## TASK TO COMPLETE
Every line that holds the word "none" needs to be copied from the data below.

*** Block opens ***

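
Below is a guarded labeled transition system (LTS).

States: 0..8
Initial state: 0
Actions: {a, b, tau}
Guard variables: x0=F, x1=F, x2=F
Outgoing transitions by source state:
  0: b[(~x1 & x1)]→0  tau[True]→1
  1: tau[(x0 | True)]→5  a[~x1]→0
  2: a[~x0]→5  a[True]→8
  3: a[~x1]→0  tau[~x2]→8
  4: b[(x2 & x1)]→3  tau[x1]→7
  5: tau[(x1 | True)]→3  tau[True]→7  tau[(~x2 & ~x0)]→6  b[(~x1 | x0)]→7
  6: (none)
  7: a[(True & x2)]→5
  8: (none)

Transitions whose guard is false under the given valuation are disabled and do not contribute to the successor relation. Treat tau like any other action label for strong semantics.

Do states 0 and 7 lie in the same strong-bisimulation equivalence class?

Compute ~ classes (split until stable):
  P[0] = {{0,1,2,3,4,5,6,7,8}}
  P[1] = {{0},{1,3},{2},{4,6,7,8},{5}}
  P[2] = {{0},{1},{2},{3},{4,6,7,8},{5}}
stable after 3 split(s): 6 block(s)
[0]={0}  [7]={4,6,7,8}

Answer: NOT BISIMILAR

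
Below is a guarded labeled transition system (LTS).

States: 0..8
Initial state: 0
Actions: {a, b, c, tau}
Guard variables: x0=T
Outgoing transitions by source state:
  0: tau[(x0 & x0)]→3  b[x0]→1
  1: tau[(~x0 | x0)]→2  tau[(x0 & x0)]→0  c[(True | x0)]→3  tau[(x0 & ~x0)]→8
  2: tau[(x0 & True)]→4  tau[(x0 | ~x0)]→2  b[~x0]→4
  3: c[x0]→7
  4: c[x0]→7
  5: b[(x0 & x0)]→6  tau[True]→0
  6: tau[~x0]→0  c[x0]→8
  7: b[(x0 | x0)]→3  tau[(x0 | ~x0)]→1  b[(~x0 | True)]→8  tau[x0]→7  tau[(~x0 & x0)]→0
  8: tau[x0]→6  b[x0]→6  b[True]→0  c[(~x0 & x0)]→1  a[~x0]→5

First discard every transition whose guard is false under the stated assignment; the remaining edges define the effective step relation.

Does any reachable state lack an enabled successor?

R = {0,1,2,3,4,6,7,8}
  0: b→1  tau→3  [deg 2]
  1: c→3  tau→0  tau→2  [deg 3]
  2: tau→2  tau→4  [deg 2]
  3: c→7  [deg 1]
  4: c→7  [deg 1]
  6: c→8  [deg 1]
  7: b→3  b→8  tau→1  tau→7  [deg 4]
  8: b→0  b→6  tau→6  [deg 3]

Answer: DEADLOCK-FREE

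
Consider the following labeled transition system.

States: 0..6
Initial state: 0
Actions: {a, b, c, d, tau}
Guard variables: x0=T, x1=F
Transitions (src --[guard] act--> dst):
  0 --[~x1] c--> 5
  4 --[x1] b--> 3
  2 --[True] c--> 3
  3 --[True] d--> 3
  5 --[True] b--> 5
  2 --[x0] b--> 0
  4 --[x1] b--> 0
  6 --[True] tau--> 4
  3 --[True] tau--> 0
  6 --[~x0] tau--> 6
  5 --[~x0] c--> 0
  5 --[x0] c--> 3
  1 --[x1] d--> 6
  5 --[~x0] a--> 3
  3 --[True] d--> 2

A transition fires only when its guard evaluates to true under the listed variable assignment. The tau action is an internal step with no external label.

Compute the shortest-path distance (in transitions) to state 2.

Breadth-first toward 2:
  depth 0: {0}
  depth 1: {5}
  depth 2: {3}
  depth 3: {2}
depth(2)=3, e.g. c·c·d

Answer: 3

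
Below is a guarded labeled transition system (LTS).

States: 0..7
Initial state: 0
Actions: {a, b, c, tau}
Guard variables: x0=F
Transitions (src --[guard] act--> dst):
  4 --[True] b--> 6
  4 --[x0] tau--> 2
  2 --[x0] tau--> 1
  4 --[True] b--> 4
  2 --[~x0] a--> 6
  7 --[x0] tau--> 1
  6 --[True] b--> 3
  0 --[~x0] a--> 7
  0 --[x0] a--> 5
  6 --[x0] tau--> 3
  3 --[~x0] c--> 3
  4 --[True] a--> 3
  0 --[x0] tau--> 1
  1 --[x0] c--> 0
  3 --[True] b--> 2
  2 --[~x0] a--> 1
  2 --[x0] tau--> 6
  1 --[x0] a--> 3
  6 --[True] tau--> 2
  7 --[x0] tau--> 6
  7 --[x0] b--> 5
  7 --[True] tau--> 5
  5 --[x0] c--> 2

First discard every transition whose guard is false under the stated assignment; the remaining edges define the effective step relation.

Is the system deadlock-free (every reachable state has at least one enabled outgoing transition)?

Reach set: {0,5,7}
  0: a→7  [1 exit(s)]
  5: ∅  [no exit]
  7: tau→5  [1 exit(s)]
trace reaching 5: a·tau

Answer: DEADLOCK at state 5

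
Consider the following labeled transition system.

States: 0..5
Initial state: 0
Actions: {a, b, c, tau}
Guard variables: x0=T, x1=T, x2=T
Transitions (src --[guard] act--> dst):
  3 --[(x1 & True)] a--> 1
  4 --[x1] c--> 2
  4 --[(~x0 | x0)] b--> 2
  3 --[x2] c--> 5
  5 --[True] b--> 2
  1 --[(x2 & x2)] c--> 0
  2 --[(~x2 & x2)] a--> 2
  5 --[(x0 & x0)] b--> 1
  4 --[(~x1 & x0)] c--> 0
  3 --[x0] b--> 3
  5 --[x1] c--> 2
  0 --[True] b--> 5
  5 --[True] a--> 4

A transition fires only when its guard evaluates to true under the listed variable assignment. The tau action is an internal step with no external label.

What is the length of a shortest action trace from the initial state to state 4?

Layered search for 4:
  L0 = {0}
  L1 = {5}
  L2 = {1,2,4}
depth(4)=2, e.g. b·a

Answer: 2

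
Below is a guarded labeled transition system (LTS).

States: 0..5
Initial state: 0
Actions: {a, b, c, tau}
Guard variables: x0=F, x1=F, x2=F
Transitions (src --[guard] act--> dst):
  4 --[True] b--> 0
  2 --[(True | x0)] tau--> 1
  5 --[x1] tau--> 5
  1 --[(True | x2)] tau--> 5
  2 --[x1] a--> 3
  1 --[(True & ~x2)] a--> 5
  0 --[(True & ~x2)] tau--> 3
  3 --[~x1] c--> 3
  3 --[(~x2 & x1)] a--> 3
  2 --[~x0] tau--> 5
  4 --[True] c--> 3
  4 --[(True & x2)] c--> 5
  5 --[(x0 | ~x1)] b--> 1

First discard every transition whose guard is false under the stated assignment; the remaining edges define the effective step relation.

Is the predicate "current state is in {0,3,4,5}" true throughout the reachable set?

Answer: INVARIANT HOLDS

Working:
Inv-set: {0,3,4,5}
Reach set: {0,3}
  0: safe
  3: safe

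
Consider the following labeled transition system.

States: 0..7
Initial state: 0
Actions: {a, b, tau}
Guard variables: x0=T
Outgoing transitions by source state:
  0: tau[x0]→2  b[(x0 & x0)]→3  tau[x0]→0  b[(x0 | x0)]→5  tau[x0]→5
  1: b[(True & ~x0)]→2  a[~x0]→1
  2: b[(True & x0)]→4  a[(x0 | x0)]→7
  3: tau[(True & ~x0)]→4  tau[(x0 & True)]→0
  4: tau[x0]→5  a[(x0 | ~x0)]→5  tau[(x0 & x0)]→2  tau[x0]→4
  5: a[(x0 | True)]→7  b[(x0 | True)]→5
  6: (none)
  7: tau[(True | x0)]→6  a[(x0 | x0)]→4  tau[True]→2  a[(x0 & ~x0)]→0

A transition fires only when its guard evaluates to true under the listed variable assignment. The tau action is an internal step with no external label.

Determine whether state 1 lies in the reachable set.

After dropping false guards: 17 live edges.
depth 0: {0}
depth 1: {2,3,5}  now seen {0,2,3,5}
depth 2: {4,7}  now seen {0,2,3,4,5,7}
depth 3: {6}  now seen {0,2,3,4,5,6,7}
R = {0,2,3,4,5,6,7}

Answer: UNREACHABLE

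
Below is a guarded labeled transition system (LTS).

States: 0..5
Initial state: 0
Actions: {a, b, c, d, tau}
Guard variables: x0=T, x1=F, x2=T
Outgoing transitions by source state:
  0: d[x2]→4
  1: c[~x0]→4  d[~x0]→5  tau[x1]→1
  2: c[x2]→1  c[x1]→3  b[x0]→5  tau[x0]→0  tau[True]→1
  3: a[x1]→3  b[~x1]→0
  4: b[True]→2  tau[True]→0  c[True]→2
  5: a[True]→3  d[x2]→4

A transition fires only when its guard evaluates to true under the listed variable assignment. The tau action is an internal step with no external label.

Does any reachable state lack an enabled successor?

R = {0,1,2,3,4,5}
  0: d→4  [1 out]
  1: ∅  [STUCK]
  2: b→5  c→1  tau→0  tau→1  [4 out]
  3: b→0  [1 out]
  4: b→2  c→2  tau→0  [3 out]
  5: a→3  d→4  [2 out]
Path to 1: d·b·c

Answer: DEADLOCK at state 1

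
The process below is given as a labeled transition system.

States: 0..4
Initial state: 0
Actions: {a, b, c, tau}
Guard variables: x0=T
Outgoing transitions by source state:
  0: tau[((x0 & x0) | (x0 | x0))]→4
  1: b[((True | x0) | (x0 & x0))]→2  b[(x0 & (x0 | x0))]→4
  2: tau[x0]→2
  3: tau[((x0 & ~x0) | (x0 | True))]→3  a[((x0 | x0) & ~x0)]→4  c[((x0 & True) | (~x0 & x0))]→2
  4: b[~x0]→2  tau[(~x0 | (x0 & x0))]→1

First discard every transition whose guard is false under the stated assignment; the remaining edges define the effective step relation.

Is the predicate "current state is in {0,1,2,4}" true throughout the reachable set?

Inv-set: {0,1,2,4}
R = {0,1,2,4}
  0: ✓
  1: ✓
  2: ✓
  4: ✓

Answer: INVARIANT HOLDS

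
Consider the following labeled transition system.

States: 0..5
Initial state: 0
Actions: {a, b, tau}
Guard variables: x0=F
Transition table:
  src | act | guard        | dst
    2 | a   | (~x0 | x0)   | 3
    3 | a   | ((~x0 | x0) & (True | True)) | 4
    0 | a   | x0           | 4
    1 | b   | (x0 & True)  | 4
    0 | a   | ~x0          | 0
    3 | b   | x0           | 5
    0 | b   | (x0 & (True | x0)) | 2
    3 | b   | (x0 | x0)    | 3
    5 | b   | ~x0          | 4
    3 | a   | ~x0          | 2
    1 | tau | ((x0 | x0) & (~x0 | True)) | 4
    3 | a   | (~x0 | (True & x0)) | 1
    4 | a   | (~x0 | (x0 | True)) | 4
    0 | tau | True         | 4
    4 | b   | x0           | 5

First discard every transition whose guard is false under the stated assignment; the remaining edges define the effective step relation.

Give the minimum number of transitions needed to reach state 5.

BFS to 5:
  depth 0: {0}
  depth 1: {4}
5 never appears.

Answer: UNREACHABLE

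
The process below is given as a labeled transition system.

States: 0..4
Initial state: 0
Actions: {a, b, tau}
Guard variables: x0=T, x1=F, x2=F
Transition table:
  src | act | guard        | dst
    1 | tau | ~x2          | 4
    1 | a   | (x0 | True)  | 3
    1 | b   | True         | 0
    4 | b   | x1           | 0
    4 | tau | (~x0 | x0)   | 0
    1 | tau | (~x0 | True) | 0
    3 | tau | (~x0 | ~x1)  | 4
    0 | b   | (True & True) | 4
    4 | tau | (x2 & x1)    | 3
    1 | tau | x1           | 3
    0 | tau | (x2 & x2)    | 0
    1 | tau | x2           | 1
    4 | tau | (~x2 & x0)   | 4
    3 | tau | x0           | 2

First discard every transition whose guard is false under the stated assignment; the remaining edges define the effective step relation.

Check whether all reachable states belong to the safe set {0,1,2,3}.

Allowed set {0,1,2,3}
Reach set: {0,4}
  0: ✓
  4: VIOLATES
witness against invariant: b → 4

Answer: INVARIANT VIOLATED at state 4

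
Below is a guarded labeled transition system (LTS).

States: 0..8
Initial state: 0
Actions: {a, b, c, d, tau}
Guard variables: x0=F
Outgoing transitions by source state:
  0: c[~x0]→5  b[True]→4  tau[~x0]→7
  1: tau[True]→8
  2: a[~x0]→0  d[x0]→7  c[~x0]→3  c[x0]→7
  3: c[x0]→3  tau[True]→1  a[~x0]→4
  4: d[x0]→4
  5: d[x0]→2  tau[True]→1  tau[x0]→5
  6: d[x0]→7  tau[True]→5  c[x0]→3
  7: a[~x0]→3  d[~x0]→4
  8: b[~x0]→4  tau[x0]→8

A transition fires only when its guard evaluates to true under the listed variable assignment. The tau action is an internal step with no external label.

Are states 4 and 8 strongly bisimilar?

Answer: NOT BISIMILAR

Analysis:
Refine partition for ~:
  round 0: {{0,1,2,3,4,5,6,7,8}}
  round 1: {{0},{1,5,6},{2},{3},{4},{7},{8}}
  round 2: {{0},{1},{2},{3},{4},{5,6},{7},{8}}
  round 3: {{0},{1},{2},{3},{4},{5},{6},{7},{8}}
Fixed point at round 4; 9 class(es).
4∈{4}, 8∈{8}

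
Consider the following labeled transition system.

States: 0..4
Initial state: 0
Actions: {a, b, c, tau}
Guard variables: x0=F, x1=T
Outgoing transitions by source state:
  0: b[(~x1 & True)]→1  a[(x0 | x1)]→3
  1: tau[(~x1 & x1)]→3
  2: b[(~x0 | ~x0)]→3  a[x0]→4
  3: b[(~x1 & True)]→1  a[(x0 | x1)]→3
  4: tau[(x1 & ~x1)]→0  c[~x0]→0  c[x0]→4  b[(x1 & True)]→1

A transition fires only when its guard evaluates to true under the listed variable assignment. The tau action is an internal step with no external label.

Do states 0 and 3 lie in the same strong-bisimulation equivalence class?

Refine partition for ~:
  π0 = {{0,1,2,3,4}}
  π1 = {{0,3},{1},{2},{4}}
4 equivalence class(es) (converged in 2)
[0]={0,3}  [3]={0,3}

Answer: BISIMILAR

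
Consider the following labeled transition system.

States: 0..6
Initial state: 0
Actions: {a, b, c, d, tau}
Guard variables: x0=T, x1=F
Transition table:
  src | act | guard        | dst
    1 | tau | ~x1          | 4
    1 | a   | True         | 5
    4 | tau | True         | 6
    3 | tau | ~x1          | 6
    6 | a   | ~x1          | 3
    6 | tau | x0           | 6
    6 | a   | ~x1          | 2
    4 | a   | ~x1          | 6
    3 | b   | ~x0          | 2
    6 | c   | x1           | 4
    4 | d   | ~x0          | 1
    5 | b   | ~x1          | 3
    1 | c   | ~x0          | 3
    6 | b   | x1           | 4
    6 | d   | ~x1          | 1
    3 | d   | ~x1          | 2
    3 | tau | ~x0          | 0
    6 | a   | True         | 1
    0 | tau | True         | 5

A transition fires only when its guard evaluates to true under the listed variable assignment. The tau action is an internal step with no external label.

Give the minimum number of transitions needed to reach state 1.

Breadth-first toward 1:
  L0 = {0}
  L1 = {5}
  L2 = {3}
  L3 = {2,6}
  L4 = {1}
first hit 1 at d=4 via tau·b·tau·a

Answer: 4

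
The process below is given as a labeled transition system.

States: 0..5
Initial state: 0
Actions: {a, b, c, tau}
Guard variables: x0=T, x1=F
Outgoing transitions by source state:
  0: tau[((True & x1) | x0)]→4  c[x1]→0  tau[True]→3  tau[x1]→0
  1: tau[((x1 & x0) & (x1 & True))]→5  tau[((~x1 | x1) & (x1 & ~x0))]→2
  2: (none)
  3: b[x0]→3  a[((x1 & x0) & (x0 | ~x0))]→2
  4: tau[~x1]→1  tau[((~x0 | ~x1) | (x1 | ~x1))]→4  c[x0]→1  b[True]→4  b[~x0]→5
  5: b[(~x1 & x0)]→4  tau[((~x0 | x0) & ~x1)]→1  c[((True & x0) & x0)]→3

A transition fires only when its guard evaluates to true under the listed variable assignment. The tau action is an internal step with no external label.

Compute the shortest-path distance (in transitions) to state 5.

BFS to 5:
  Layer 0: {0}
  Layer 1: {3,4}
  Layer 2: {1}
5 never appears.

Answer: UNREACHABLE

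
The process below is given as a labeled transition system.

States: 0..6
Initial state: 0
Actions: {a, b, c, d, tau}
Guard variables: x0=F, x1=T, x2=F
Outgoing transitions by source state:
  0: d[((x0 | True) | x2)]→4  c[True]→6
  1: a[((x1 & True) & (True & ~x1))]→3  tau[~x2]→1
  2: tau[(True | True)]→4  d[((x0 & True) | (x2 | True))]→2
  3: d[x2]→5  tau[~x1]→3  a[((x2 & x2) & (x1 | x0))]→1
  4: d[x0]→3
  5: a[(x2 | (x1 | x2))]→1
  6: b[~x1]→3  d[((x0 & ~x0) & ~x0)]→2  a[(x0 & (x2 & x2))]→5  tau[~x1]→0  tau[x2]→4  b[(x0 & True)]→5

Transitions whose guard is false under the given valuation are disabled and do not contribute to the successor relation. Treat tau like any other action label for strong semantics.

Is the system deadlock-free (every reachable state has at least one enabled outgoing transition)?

Answer: DEADLOCK at state 4

Analysis:
Reachable = {0,4,6}
  0: c→6  d→4  [2 exit(s)]
  4: ∅  [deadlock]
  6: ∅  [deadlock]
trace reaching 4: d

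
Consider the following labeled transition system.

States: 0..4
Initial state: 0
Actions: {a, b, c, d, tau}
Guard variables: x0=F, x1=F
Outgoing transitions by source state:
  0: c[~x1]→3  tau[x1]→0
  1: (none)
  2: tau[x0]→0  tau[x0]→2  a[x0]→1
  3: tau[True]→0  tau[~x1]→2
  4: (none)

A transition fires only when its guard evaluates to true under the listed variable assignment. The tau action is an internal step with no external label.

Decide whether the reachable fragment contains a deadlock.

Reach set: {0,2,3}
  0: c→3  [deg 1]
  2: ∅  [STUCK]
  3: tau→0  tau→2  [deg 2]
Path to 2: c·tau

Answer: DEADLOCK at state 2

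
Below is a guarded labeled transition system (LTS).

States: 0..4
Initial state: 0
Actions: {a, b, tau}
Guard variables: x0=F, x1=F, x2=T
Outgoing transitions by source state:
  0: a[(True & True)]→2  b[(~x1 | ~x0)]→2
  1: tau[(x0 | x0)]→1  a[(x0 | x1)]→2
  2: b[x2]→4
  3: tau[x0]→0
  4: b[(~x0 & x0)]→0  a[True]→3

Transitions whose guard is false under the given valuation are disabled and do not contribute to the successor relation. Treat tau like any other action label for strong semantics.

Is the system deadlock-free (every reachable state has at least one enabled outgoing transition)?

Answer: DEADLOCK at state 3

Working:
R = {0,2,3,4}
  0: a→2  b→2  [2 exit(s)]
  2: b→4  [1 exit(s)]
  3: ∅  [no exit]
  4: a→3  [1 exit(s)]
trace reaching 3: a·b·a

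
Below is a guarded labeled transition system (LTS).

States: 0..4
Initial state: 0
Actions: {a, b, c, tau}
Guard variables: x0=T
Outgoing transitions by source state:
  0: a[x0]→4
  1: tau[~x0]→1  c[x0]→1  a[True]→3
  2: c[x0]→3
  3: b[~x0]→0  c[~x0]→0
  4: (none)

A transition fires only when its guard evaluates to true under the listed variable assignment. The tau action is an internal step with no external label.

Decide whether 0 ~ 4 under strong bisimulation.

Compute ~ classes (split until stable):
  π0 = {{0,1,2,3,4}}
  π1 = {{0},{1},{2},{3,4}}
4 equivalence class(es) (converged in 2)
class of 0: {0}; class of 4: {3,4}

Answer: NOT BISIMILAR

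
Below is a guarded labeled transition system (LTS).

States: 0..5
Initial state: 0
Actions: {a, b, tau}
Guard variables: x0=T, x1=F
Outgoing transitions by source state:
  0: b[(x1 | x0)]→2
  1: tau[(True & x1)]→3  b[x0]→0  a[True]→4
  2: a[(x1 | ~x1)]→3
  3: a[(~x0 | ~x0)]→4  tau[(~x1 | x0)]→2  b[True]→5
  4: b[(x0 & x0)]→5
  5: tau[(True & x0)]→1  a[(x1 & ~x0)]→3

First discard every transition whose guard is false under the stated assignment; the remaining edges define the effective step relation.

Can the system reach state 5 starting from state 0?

Guard filter leaves 8 enabled edge(s).
depth 0: {0}
depth 1: {2}  cumulative {0,2}
depth 2: {3}  cumulative {0,2,3}
depth 3: {5}  cumulative {0,2,3,5}
depth 4: {1}  cumulative {0,1,2,3,5}
depth 5: {4}  cumulative {0,1,2,3,4,5}
Reach set: {0,1,2,3,4,5}
Path to 5: b·a·b

Answer: REACHABLE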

*** Block closes ***

## COMPLETED EXERCISE
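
  6: (none)
  8: (none)
  6: (none)
  2: (none)
  1: (none)
  4: (none)
  4: (none)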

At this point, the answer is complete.